» What is expected:
Exactly and only the lines from the one containing "Dry angular crushed" through the close of the entries below are to be set down.

» Data:
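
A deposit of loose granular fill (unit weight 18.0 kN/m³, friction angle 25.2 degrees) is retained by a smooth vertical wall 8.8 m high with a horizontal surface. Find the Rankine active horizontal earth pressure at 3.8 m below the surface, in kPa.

K_a = (1 − sin φ)/(1 + sin φ) = 0.4027.
σ_h = K_a γ z = 0.4027 × 18.0 × 3.8 = 27.55 kPa.

27.5 kPa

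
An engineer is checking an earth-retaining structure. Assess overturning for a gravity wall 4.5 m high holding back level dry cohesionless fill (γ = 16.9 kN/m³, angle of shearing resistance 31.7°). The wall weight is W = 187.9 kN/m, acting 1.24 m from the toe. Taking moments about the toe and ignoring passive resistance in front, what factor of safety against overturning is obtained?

2.92

K_a = tan²(45° − 31.7°/2) = 0.3111.
P_a = ½K_aγH² = 0.5×0.3111×16.9×4.5² = 53.23 kN/m, acting at H/3 = 1.500 m above the base.
Overturning moment M_o = P_a × H/3 = 53.23 × 1.500 = 79.84.
Resisting moment M_r = W × 1.24 = 187.9 × 1.24 = 233.0.
FS_overturning = M_r/M_o = 233.0/79.84 = 2.918.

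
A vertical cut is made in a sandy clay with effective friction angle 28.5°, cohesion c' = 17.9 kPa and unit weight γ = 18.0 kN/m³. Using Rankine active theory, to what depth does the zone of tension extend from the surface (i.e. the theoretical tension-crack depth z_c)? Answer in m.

3.34 m

K_a = tan²(45° − 28.5°/2) = 0.3540; √K_a = 0.5949.
The active pressure is zero where K_a γ z = 2c√K_a, so z_c = 2c/(γ√K_a) = 2×17.9/(18.0×0.5949) = 3.343 m.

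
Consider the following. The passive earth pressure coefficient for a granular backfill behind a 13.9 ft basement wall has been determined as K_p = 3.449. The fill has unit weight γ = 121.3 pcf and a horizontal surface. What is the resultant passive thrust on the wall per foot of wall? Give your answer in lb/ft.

40400 lb/ft

P = ½ K_p γ H² = 0.5 × 3.449 × 121.3 × 13.9² = 40420 lb/ft.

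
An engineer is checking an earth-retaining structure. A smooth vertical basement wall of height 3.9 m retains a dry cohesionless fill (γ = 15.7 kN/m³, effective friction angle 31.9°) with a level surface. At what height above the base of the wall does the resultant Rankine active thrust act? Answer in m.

1.30 m

K_a = 0.3085.
The pressure distribution is triangular, so the resultant acts at H/3 above the base = 3.9/3 = 1.300 m.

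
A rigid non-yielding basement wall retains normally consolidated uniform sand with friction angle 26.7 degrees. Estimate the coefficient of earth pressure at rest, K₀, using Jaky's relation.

0.551

K₀ = 1 − sin φ' = 1 − sin 26.7° = 0.5507.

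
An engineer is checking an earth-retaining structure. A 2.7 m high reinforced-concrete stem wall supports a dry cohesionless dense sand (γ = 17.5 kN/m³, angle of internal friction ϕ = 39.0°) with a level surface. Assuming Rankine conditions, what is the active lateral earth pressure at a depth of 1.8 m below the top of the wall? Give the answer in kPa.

K_a = (1 − sin φ)/(1 + sin φ) = 0.2275.
σ_h = K_a γ z = 0.2275 × 17.5 × 1.8 = 7.166 kPa.

7.17 kPa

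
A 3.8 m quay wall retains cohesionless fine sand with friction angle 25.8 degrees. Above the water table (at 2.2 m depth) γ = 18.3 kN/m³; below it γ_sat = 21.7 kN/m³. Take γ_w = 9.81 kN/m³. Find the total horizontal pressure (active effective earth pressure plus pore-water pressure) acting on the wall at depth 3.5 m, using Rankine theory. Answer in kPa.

K_a = (1 − sin φ)/(1 + sin φ) = 0.3935.
γ' = 21.7 − 9.81 = 11.89 kN/m³.
Effective vertical stress at 3.5 m: σ'_v = 18.3×2.2 + 11.89×1.30 = 55.72 kPa.
σ'_h = K_a σ'_v = 0.3935 × 55.72 = 21.92 kPa; u = γ_w × 1.30 = 12.75 kPa.
Total σ_h = 21.92 + 12.75 = 34.68 kPa.

34.7 kPa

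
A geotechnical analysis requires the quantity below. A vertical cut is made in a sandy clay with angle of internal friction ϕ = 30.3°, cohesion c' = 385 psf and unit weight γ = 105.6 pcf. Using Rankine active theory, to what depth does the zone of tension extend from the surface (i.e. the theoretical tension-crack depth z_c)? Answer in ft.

K_a = tan²(45° − 30.3°/2) = 0.3293; √K_a = 0.5739.
The active pressure is zero where K_a γ z = 2c√K_a, so z_c = 2c/(γ√K_a) = 2×385/(105.6×0.5739) = 12.71 ft.

12.7 ft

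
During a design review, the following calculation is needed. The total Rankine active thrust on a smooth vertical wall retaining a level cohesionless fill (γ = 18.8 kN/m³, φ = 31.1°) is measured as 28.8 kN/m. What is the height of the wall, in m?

K_a = 0.3188. P_a = ½ K_a γ H² ⇒ H = √(2P_a/(K_a γ)).
H = √(2×28.8/(0.3188×18.8)) = 3.100 m.

3.10 m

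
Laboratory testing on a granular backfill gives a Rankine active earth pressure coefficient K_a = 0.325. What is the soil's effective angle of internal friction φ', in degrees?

30.6°

K_a = tan²(45° − φ/2) ⇒ 45° − φ/2 = arctan(√0.325) = 29.69°.
φ = 2(45° − 29.69°) = 30.63°.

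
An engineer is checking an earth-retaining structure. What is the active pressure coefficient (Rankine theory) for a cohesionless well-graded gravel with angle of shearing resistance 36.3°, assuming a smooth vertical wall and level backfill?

K_a = tan²(45° − φ/2) = tan²(26.85°) = 0.2563.

0.256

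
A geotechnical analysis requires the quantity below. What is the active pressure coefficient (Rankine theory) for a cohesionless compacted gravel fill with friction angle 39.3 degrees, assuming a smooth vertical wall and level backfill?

0.224

K_a = tan²(45° − φ/2) = tan²(25.35°) = 0.2245.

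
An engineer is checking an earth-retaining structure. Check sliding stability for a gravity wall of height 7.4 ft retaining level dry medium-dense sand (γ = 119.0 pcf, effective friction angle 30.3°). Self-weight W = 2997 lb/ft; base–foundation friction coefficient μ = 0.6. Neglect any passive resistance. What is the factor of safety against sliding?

K_a = tan²(45° − 30.3°/2) = 0.3293.
P_a = ½K_aγH² = 0.5×0.3293×119.0×7.4² = 1073 lb/ft, acting at H/3 = 2.467 ft above the base.
FS_sliding = μW / P_a = 0.6×2997 / 1073 = 1.676.

1.68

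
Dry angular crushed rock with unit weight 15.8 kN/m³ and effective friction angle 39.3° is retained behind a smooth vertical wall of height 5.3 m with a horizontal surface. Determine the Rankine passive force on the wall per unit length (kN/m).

989 kN/m

K_p = tan²(45° + φ/2) = 4.455.
P_p = ½ K_p γ H² = 0.5 × 4.455 × 15.8 × 5.3² = 988.7 kN/m.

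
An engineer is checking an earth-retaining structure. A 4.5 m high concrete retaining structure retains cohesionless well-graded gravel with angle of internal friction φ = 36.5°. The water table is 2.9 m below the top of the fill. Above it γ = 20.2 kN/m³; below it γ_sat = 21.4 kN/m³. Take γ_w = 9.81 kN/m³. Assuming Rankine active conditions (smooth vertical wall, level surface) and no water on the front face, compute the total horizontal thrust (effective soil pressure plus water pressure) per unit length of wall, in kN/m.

K_a = tan²(45° − φ/2) = 0.2541.
γ' = 21.4 − 9.81 = 11.59 kN/m³. Depth below WT = 1.6 m.
σ'_h at WT = K_a γ d_w = 14.88 kPa; at base = 14.88 + K_a γ' × 1.6 = 19.59 kPa.
P₁ (0–2.9 m) = ½×14.88×2.9 = 21.58. P₂ (2.9–4.5 m) = ½(14.88+19.59)×1.6 = 27.58.
P_w = ½ γ_w h₂² = 0.5×9.81×1.6² = 12.56. Total = 21.58+27.58+12.56 = 61.72 kN/m.

61.7 kN/m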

» Task solution:
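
Dry angular crushed rock with unit weight 15.8 kN/m³ and effective friction angle 39.3° is retained behind a smooth vertical wall of height 5.3 m with a horizontal surface. Determine the Rankine passive force on the wall per unit length (kN/m).

989 kN/m

K_p = tan²(45° + φ/2) = 4.455.
P_p = ½ K_p γ H² = 0.5 × 4.455 × 15.8 × 5.3² = 988.7 kN/m.

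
An engineer is checking an earth-retaining structure. A 4.5 m high concrete retaining structure retains cohesionless well-graded gravel with angle of internal friction φ = 36.5°. The water table is 2.9 m below the top of the fill. Above it γ = 20.2 kN/m³; below it γ_sat = 21.4 kN/m³. Take γ_w = 9.81 kN/m³. Assuming Rankine active conditions (smooth vertical wall, level surface) and no water on the front face, compute the total horizontal thrust (effective soil pressure plus water pressure) per unit length of wall, in kN/m.

K_a = tan²(45° − φ/2) = 0.2541.
γ' = 21.4 − 9.81 = 11.59 kN/m³. Depth below WT = 1.6 m.
σ'_h at WT = K_a γ d_w = 14.88 kPa; at base = 14.88 + K_a γ' × 1.6 = 19.59 kPa.
P₁ (0–2.9 m) = ½×14.88×2.9 = 21.58. P₂ (2.9–4.5 m) = ½(14.88+19.59)×1.6 = 27.58.
P_w = ½ γ_w h₂² = 0.5×9.81×1.6² = 12.56. Total = 21.58+27.58+12.56 = 61.72 kN/m.

61.7 kN/m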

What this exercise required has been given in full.